Start of Provided entries
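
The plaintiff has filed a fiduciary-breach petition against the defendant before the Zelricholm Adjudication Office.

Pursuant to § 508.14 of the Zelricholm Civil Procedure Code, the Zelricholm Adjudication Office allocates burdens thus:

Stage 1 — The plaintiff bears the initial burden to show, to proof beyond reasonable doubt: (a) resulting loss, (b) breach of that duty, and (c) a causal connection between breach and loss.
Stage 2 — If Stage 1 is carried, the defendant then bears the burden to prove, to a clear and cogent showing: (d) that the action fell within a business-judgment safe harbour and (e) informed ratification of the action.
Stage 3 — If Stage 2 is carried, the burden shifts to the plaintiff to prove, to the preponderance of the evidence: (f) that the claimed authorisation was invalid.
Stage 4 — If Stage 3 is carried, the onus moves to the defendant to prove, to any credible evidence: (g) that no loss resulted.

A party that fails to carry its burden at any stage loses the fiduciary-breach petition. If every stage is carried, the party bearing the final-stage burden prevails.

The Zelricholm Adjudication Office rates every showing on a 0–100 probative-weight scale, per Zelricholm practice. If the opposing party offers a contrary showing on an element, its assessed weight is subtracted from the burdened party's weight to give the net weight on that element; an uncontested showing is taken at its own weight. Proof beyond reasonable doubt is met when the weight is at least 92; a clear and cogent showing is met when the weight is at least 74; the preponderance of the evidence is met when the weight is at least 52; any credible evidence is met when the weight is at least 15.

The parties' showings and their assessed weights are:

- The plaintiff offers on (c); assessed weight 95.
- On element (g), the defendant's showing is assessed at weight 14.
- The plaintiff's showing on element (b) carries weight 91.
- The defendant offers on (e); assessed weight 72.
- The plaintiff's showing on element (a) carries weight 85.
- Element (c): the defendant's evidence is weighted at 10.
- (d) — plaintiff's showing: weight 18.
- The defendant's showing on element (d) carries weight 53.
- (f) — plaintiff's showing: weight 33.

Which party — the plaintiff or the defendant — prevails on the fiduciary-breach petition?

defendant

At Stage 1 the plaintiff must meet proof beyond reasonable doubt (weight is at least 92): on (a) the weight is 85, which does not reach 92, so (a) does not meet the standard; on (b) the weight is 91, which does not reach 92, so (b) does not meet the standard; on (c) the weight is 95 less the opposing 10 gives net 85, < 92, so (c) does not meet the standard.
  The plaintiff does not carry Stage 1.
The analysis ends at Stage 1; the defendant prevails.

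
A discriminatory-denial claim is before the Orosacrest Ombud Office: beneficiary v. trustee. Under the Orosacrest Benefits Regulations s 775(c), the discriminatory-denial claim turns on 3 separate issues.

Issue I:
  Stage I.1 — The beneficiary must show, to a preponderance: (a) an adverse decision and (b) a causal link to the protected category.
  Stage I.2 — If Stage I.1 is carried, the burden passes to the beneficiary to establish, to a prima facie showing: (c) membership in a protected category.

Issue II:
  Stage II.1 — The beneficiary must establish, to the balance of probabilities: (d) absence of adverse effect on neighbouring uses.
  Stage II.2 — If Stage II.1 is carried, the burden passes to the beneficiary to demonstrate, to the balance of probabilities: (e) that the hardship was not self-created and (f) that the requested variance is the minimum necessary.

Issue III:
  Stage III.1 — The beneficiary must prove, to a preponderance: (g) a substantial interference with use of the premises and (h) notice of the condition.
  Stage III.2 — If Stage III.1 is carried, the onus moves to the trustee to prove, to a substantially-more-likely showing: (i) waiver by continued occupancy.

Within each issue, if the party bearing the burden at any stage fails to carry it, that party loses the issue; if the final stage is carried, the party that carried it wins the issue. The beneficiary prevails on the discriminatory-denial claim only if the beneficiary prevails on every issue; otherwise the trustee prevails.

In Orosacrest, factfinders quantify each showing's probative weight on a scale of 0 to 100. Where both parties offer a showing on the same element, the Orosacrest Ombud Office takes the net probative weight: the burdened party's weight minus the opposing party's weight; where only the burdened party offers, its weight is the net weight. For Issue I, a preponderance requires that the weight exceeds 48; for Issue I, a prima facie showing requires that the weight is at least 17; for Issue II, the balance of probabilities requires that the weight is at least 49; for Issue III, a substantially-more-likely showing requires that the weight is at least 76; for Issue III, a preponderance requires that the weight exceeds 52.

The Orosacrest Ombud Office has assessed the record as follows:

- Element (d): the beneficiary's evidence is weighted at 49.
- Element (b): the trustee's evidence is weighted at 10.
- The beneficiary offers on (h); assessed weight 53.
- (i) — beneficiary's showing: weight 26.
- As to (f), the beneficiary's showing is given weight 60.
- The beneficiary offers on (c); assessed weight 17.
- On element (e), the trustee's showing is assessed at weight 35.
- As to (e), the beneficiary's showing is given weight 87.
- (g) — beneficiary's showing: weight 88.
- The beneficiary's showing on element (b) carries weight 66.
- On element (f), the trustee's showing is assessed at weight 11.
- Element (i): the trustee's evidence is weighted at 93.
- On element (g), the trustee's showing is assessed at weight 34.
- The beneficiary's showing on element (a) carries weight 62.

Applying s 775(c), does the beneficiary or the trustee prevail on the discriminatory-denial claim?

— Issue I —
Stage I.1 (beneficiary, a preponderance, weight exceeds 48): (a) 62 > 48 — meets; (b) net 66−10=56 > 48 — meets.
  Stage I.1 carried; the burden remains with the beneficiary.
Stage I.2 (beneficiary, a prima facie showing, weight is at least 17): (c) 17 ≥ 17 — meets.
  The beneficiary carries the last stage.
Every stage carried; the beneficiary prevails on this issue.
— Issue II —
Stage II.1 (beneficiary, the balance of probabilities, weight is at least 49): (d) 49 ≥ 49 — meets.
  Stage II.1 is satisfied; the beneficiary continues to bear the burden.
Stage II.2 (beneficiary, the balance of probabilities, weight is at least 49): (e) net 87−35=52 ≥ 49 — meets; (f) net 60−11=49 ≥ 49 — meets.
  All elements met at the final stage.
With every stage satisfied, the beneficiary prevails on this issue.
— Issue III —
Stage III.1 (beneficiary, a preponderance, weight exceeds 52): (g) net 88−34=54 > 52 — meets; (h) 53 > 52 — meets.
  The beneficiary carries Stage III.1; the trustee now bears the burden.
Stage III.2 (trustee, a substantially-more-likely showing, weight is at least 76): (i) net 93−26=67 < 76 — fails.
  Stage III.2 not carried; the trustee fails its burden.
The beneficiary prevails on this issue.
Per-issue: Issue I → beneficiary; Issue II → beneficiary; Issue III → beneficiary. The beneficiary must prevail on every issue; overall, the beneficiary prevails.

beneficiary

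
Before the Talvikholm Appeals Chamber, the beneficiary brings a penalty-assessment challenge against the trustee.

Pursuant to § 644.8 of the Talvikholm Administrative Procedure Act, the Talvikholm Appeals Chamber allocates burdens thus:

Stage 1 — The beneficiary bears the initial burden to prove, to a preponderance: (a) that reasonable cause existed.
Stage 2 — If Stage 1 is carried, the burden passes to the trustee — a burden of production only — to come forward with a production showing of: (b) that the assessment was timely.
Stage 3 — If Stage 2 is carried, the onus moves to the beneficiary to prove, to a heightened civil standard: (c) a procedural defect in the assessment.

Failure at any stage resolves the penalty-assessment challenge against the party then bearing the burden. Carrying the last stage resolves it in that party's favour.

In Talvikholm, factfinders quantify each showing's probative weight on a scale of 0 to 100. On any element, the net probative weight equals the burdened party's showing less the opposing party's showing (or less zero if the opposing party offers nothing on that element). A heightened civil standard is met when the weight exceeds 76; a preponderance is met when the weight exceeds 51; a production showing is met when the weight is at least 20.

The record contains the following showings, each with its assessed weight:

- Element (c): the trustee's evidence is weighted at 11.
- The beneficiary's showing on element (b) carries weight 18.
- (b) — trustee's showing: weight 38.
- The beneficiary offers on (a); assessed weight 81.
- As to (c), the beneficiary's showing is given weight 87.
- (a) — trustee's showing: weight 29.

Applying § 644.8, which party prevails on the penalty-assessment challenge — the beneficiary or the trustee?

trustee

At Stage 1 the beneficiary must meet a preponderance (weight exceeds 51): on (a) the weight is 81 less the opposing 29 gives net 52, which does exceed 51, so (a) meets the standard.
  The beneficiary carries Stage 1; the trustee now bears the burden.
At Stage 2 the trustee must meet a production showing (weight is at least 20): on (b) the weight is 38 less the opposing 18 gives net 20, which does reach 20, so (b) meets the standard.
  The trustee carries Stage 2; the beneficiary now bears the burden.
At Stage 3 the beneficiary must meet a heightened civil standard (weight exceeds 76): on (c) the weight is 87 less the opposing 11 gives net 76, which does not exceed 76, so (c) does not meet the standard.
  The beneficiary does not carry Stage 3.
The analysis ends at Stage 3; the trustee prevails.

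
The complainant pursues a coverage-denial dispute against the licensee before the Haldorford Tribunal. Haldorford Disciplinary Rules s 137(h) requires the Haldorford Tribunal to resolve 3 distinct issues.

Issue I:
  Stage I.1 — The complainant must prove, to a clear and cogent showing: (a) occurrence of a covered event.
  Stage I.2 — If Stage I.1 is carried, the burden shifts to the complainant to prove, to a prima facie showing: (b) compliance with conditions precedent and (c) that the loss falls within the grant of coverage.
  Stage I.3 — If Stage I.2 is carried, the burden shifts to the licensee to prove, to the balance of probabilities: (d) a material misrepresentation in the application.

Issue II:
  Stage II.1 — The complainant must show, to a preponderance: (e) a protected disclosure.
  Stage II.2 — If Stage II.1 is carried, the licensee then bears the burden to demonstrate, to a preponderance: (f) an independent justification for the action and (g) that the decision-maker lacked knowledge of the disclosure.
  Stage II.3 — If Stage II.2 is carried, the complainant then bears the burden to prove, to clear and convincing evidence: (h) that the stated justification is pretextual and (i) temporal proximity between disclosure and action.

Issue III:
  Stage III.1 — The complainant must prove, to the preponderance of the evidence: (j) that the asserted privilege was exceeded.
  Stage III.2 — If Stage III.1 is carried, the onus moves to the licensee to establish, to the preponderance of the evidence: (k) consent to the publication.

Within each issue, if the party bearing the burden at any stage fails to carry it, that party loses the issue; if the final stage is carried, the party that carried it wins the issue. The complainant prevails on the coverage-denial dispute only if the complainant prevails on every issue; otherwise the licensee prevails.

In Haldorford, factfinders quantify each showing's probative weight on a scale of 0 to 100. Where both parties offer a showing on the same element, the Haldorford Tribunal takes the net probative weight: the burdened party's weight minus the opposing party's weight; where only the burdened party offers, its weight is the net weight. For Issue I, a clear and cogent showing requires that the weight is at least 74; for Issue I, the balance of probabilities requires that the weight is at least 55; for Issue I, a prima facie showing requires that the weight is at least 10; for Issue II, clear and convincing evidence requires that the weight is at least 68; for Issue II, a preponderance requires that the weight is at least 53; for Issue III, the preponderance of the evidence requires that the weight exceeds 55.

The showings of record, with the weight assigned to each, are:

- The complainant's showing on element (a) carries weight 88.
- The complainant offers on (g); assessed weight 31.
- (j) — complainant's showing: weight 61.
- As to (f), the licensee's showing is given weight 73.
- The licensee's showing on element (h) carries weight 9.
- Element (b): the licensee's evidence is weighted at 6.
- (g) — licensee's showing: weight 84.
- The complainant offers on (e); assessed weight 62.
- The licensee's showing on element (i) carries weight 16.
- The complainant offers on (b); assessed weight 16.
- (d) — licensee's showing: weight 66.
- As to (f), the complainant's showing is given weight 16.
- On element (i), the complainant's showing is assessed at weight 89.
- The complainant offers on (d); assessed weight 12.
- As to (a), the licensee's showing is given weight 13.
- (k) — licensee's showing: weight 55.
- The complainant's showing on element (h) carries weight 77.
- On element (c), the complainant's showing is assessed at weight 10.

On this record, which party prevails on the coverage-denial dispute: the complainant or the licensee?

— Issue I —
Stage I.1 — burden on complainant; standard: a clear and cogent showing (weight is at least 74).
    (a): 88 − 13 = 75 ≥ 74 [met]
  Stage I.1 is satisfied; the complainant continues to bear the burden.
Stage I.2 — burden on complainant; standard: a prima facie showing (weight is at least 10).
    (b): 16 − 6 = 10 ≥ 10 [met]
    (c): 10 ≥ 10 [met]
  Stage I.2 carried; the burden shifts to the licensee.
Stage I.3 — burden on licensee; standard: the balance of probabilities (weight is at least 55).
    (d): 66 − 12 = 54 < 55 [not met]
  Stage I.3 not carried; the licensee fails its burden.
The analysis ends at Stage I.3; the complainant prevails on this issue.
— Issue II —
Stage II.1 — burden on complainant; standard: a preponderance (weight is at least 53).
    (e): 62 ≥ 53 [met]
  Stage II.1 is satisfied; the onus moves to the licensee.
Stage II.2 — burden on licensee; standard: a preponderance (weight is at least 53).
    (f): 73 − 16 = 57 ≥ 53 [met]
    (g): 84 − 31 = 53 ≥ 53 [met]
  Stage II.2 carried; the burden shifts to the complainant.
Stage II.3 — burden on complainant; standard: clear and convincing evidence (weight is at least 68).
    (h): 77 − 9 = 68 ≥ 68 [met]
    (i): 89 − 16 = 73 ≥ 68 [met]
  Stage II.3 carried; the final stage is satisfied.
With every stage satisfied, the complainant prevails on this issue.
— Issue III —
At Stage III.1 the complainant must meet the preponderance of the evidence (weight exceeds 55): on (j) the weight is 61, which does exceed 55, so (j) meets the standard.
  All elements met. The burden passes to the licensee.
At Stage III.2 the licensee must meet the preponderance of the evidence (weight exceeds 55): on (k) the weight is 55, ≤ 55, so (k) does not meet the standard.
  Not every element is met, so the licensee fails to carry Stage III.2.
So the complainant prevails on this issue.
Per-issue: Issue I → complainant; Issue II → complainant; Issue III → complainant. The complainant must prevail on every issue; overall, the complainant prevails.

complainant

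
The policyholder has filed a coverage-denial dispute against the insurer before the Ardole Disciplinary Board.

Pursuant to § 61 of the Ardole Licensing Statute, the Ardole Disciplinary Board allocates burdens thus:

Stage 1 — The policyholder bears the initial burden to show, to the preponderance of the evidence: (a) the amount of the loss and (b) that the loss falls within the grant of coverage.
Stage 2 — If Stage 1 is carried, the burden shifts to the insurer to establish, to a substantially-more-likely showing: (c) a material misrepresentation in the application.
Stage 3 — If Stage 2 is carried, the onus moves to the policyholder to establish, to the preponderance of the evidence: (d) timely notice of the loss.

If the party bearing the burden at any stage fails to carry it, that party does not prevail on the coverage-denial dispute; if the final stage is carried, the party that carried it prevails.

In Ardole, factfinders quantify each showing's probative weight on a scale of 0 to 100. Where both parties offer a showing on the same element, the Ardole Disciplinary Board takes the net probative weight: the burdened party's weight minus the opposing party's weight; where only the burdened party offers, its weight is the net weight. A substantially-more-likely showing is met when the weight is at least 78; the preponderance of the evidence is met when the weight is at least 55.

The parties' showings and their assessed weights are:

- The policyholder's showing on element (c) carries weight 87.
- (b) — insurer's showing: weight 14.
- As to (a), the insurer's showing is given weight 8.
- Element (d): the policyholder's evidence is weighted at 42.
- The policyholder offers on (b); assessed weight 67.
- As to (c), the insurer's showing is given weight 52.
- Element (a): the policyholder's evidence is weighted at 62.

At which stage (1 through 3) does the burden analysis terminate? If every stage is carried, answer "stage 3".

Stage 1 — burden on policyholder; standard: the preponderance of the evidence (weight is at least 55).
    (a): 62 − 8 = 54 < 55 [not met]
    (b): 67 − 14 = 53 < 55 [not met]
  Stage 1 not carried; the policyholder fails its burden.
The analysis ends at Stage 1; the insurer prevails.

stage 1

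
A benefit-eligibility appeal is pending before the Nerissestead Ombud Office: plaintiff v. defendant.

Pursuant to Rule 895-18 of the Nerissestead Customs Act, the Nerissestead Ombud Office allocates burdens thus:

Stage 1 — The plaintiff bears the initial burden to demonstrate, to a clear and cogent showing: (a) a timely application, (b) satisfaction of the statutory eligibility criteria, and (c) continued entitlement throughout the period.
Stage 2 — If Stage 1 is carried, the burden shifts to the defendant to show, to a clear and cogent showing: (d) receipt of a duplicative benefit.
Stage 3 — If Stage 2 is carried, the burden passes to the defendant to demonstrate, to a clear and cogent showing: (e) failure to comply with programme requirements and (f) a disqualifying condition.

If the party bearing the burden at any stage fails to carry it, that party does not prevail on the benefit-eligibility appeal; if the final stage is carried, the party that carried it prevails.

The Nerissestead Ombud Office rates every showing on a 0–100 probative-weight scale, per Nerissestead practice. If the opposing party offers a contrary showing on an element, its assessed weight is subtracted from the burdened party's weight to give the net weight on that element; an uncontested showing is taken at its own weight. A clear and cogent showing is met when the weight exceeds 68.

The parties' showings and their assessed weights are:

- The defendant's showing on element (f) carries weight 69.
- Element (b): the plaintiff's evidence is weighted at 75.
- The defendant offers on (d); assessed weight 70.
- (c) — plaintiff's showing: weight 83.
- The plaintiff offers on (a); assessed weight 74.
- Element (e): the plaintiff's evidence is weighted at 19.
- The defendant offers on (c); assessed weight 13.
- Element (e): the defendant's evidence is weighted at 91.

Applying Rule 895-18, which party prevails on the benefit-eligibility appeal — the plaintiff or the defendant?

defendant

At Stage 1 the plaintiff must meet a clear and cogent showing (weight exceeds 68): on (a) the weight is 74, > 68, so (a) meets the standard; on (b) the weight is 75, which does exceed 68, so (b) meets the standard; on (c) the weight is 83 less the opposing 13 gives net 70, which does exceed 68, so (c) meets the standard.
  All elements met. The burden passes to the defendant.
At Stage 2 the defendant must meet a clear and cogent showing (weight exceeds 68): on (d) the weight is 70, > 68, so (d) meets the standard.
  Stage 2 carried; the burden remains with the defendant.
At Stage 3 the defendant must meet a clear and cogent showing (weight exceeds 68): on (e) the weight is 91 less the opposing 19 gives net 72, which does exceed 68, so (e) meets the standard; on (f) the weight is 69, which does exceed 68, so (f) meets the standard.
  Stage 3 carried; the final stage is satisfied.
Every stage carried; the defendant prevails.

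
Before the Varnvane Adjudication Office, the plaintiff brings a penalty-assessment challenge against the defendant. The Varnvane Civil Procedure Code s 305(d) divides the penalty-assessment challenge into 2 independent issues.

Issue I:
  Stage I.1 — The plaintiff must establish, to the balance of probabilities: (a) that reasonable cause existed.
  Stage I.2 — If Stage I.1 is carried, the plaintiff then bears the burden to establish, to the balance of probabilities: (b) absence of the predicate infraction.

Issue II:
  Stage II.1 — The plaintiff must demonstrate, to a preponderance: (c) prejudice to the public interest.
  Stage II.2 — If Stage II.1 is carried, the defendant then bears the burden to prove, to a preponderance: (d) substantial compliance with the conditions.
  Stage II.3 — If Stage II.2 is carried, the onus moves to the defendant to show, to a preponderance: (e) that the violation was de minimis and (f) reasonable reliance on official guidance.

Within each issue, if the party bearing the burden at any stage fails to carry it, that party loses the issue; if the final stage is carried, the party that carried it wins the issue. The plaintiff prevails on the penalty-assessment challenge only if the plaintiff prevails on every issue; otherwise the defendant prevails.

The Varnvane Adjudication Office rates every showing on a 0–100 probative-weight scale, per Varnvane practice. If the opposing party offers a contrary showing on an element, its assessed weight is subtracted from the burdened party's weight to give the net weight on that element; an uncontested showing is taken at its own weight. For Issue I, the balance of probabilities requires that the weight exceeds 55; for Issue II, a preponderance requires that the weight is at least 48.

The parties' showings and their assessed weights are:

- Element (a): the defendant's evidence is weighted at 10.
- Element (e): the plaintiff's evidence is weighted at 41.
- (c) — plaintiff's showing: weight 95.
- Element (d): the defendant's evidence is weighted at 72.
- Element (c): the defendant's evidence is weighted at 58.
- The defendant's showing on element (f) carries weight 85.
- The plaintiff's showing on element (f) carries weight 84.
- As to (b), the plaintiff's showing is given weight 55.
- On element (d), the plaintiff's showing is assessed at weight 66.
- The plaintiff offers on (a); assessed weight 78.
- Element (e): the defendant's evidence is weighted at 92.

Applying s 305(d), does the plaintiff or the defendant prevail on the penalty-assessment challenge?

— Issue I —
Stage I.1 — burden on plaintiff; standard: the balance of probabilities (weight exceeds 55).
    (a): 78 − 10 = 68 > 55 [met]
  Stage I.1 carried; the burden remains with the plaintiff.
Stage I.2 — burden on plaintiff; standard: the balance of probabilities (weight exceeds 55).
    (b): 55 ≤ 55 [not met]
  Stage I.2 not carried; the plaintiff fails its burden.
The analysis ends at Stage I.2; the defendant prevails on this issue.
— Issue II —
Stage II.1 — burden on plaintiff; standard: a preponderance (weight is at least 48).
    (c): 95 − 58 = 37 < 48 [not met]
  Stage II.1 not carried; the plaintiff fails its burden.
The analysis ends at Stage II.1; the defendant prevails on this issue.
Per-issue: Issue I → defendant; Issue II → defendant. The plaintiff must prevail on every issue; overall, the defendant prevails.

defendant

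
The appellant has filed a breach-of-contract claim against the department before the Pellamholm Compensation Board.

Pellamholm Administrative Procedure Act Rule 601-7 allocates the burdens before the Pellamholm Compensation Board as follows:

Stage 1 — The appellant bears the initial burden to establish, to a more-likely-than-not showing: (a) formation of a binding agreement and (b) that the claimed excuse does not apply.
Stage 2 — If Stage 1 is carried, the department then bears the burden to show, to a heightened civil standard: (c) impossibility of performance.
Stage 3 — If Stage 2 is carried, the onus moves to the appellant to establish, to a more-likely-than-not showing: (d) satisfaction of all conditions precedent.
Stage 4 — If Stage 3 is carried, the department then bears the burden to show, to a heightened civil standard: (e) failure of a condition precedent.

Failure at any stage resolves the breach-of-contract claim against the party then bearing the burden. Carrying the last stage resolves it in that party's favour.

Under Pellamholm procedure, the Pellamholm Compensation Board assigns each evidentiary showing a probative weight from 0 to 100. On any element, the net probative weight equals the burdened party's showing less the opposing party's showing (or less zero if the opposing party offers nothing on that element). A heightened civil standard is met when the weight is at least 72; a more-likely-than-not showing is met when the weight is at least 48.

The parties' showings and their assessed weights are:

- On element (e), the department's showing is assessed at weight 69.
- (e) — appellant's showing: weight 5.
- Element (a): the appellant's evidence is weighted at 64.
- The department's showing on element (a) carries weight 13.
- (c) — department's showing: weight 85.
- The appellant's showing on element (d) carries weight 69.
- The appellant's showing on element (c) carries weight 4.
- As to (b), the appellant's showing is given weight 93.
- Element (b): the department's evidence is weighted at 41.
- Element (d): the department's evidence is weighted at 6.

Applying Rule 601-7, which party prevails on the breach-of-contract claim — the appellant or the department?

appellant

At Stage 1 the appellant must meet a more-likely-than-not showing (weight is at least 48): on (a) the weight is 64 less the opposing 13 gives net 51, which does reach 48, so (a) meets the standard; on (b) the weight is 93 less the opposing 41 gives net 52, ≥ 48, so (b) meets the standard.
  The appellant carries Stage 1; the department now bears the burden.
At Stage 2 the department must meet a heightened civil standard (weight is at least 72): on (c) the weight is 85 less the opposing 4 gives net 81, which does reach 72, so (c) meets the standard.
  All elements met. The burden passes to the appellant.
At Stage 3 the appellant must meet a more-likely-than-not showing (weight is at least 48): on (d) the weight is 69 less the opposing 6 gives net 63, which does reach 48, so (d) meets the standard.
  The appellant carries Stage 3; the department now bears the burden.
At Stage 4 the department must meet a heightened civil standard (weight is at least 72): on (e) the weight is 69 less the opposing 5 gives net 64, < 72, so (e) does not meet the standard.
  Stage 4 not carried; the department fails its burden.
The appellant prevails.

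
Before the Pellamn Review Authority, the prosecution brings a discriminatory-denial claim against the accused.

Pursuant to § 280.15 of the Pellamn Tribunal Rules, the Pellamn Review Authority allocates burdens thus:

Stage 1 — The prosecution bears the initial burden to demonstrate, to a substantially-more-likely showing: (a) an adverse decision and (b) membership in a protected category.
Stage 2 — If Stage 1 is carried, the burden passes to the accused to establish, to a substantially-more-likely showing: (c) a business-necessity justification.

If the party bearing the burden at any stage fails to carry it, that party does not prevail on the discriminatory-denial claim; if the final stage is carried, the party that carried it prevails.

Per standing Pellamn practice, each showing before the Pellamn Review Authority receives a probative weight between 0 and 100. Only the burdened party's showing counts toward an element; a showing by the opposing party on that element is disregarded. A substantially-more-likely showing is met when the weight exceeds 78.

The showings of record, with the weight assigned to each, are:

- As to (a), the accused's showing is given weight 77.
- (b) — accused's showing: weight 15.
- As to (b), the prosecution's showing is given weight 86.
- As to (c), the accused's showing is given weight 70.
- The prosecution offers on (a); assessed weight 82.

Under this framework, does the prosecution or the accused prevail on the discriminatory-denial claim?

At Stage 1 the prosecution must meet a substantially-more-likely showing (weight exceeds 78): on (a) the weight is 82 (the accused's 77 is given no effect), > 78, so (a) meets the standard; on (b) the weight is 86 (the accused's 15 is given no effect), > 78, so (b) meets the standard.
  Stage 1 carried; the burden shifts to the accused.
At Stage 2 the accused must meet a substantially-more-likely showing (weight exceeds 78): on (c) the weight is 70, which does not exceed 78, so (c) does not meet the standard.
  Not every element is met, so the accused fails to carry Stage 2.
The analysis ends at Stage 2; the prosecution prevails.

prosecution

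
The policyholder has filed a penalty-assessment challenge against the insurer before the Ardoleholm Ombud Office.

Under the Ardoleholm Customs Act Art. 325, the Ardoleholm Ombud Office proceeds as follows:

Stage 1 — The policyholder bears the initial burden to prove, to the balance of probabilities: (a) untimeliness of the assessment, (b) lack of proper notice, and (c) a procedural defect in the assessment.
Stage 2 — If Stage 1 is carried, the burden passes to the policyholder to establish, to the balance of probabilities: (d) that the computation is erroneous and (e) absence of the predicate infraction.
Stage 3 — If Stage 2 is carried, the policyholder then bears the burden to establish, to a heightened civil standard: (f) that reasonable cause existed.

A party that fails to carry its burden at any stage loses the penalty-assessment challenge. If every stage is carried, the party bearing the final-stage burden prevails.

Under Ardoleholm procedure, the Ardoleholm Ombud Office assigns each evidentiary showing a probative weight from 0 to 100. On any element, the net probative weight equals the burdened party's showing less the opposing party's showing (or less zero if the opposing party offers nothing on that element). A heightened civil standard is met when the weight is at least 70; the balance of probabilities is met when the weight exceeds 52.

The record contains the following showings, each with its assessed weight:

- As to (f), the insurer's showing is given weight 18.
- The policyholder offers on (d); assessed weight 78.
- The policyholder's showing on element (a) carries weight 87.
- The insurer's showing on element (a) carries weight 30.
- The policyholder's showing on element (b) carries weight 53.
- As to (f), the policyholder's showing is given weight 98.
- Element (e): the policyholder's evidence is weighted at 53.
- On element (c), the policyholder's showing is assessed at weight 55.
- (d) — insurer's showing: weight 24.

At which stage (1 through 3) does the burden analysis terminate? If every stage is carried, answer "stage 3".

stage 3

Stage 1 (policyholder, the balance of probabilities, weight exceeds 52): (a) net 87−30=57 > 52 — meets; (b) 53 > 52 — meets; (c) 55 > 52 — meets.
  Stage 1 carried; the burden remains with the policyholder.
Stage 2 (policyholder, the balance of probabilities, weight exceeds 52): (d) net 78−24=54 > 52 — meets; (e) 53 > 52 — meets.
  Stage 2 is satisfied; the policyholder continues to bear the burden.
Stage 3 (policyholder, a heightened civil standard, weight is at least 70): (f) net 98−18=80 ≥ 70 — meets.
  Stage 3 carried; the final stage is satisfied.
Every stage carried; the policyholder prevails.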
End of Provided entries
### What to produce
Which lines run from the one holding "- Element (c): the trustee's" through the one holding "- (a) — trustee's showing: weight 29." in the records above? Repeat them exactly, both included, and nothing more.

### Task response
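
- Element (c): the trustee's evidence is weighted at 11.
- The beneficiary's showing on element (b) carries weight 18.
- (b) — trustee's showing: weight 38.
- The beneficiary offers on (a); assessed weight 81.
- As to (c), the beneficiary's showing is given weight 87.
- (a) — trustee's showing: weight 29.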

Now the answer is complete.